* [Instructions for the task] For every line in the material, produce an exact copy.

BEGIN Record excerpts

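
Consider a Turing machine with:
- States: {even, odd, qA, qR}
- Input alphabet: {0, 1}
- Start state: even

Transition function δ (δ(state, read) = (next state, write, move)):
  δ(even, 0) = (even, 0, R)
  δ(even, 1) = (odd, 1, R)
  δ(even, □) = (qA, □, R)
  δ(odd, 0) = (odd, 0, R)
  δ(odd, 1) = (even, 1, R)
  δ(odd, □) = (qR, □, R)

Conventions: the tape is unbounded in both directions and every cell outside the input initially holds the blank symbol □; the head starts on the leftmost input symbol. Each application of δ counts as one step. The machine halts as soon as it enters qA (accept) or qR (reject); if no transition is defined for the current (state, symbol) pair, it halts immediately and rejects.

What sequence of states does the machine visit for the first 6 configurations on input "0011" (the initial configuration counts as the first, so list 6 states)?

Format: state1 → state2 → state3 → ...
Step 0: [even]0011 (head at position 0)
Step 1: δ(even, 0) = (even, 0, R)  ⊢  0[even]011 (head at position 1)
Step 2: δ(even, 0) = (even, 0, R)  ⊢  00[even]11 (head at position 2)
Step 3: δ(even, 1) = (odd, 1, R)  ⊢  001[odd]1 (head at position 3)
Step 4: δ(odd, 1) = (even, 1, R)  ⊢  0011[even]□ (head at position 4)
Step 5: δ(even, □) = (qA, □, R)  ⊢  0011□[qA]□ (head at position 5)
Reading off the states of these 6 configurations: even → even → even → odd → even → qA

Final answer: even → even → even → odd → even → qA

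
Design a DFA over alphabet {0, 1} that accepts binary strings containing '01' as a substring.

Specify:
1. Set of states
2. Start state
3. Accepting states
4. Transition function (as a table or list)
One valid DFA (any DFA recognizing the same language is acceptable):
States: {q0, q1, q2}
Start: q0
Accepting: {q2}
Transitions (accepting states marked with *):
State | 0 | 1 | Accepting
-------------------------
q0    | q1 | q0 |  
q1    | q1 | q2 |  
q2    | q2 | q2 | *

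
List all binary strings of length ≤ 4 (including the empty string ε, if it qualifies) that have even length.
Checking every binary string of length 0 to 4:
  Length 0: accepted: ε | rejected: (none)
  Length 1: accepted: (none) | rejected: 0, 1
  Length 2: accepted: 00, 01, 10, 11 | rejected: (none)
  Length 3: accepted: (none) | rejected: 000, 001, 010, 011, 100, 101, 110, 111
  Length 4: accepted: 0000, 0001, 0010, 0011, 0100, 0101, 0110, 0111, 1000, 1001, 1010, 1011, 1100, 1101, 1110, 1111 | rejected: (none)
Total: 21 string(s).

Final answer: ε, 00, 01, 10, 11, 0000, 0001, 0010, 0011, 0100, 0101, 0110, 0111, 1000, 1001, 1010, 1011, 1100, 1101, 1110, 1111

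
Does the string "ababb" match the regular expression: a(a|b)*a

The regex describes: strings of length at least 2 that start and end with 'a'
No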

END Record excerpts

* [Answer section]
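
Consider a Turing machine with:
- States: {even, odd, qA, qR}
- Input alphabet: {0, 1}
- Start state: even

Transition function δ (δ(state, read) = (next state, write, move)):
  δ(even, 0) = (even, 0, R)
  δ(even, 1) = (odd, 1, R)
  δ(even, □) = (qA, □, R)
  δ(odd, 0) = (odd, 0, R)
  δ(odd, 1) = (even, 1, R)
  δ(odd, □) = (qR, □, R)

Conventions: the tape is unbounded in both directions and every cell outside the input initially holds the blank symbol □; the head starts on the leftmost input symbol. Each application of δ counts as one step. The machine halts as soon as it enters qA (accept) or qR (reject); if no transition is defined for the current (state, symbol) pair, it halts immediately and rejects.

What sequence of states does the machine visit for the first 6 configurations on input "0011" (the initial configuration counts as the first, so list 6 states)?

Format: state1 → state2 → state3 → ...
Step 0: [even]0011 (head at position 0)
Step 1: δ(even, 0) = (even, 0, R)  ⊢  0[even]011 (head at position 1)
Step 2: δ(even, 0) = (even, 0, R)  ⊢  00[even]11 (head at position 2)
Step 3: δ(even, 1) = (odd, 1, R)  ⊢  001[odd]1 (head at position 3)
Step 4: δ(odd, 1) = (even, 1, R)  ⊢  0011[even]□ (head at position 4)
Step 5: δ(even, □) = (qA, □, R)  ⊢  0011□[qA]□ (head at position 5)
Reading off the states of these 6 configurations: even → even → even → odd → even → qA

Final answer: even → even → even → odd → even → qA

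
Design a DFA over alphabet {0, 1} that accepts binary strings containing '01' as a substring.

Specify:
1. Set of states
2. Start state
3. Accepting states
4. Transition function (as a table or list)
One valid DFA (any DFA recognizing the same language is acceptable):
States: {q0, q1, q2}
Start: q0
Accepting: {q2}
Transitions (accepting states marked with *):
State | 0 | 1 | Accepting
-------------------------
q0    | q1 | q0 |  
q1    | q1 | q2 |  
q2    | q2 | q2 | *

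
List all binary strings of length ≤ 4 (including the empty string ε, if it qualifies) that have even length.
Checking every binary string of length 0 to 4:
  Length 0: accepted: ε | rejected: (none)
  Length 1: accepted: (none) | rejected: 0, 1
  Length 2: accepted: 00, 01, 10, 11 | rejected: (none)
  Length 3: accepted: (none) | rejected: 000, 001, 010, 011, 100, 101, 110, 111
  Length 4: accepted: 0000, 0001, 0010, 0011, 0100, 0101, 0110, 0111, 1000, 1001, 1010, 1011, 1100, 1101, 1110, 1111 | rejected: (none)
Total: 21 string(s).

Final answer: ε, 00, 01, 10, 11, 0000, 0001, 0010, 0011, 0100, 0101, 0110, 0111, 1000, 1001, 1010, 1011, 1100, 1101, 1110, 1111

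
Does the string "ababb" match the regular expression: a(a|b)*a

The regex describes: strings of length at least 2 that start and end with 'a'
No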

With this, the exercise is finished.